--- START ---

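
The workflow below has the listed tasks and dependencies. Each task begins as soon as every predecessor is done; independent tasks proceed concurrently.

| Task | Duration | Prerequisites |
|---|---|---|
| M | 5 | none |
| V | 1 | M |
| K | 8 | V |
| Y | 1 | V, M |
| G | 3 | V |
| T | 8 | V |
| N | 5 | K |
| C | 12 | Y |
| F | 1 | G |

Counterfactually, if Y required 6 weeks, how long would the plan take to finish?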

--- END ---
--- START ---

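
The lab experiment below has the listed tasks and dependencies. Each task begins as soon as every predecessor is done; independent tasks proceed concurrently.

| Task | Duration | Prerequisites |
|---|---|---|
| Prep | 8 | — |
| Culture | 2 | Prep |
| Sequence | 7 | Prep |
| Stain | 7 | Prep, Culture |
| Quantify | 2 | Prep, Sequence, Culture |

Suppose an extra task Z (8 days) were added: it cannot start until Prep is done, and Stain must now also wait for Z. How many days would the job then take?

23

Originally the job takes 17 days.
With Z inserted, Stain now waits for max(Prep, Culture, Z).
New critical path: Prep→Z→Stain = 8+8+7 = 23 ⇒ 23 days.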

--- END ---

● **What is required**:
Filter the listing down to the lines holding the word "soon", and return those.

● **Result for this task**:
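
The workflow below has the listed tasks and dependencies. Each task begins as soon as every predecessor is done; independent tasks proceed concurrently.
The lab experiment below has the listed tasks and dependencies. Each task begins as soon as every predecessor is done; independent tasks proceed concurrently.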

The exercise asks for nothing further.